WORK INSTRUCTIONS: All records should be reproduced verbatim.

##############################

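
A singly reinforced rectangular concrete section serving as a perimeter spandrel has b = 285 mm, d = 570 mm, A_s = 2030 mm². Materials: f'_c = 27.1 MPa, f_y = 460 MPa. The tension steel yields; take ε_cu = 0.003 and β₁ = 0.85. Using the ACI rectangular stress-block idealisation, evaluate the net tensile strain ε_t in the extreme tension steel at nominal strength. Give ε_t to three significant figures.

a = A_s f_y/(0.85 f'_c b) = 142.24 mm.
β₁ = 0.85, so c = a/β₁ = 142.24/0.85 = 167.34 mm.
From the linear strain diagram with ε_cu = 0.003: ε_t = 0.003 (d − c)/c = 0.003 × (570 − 167.34)/167.34 = 0.00722.
Since ε_t ≥ 0.005, the section is tension-controlled.

ε_t ≈ 0.00722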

##############################

WRITTEN ANSWER:
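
A singly reinforced rectangular concrete section serving as a perimeter spandrel has b = 285 mm, d = 570 mm, A_s = 2030 mm². Materials: f'_c = 27.1 MPa, f_y = 460 MPa. The tension steel yields; take ε_cu = 0.003 and β₁ = 0.85. Using the ACI rectangular stress-block idealisation, evaluate the net tensile strain ε_t in the extreme tension steel at nominal strength. Give ε_t to three significant figures.

a = A_s f_y/(0.85 f'_c b) = 142.24 mm.
β₁ = 0.85, so c = a/β₁ = 142.24/0.85 = 167.34 mm.
From the linear strain diagram with ε_cu = 0.003: ε_t = 0.003 (d − c)/c = 0.003 × (570 − 167.34)/167.34 = 0.00722.
Since ε_t ≥ 0.005, the section is tension-controlled.

ε_t ≈ 0.00722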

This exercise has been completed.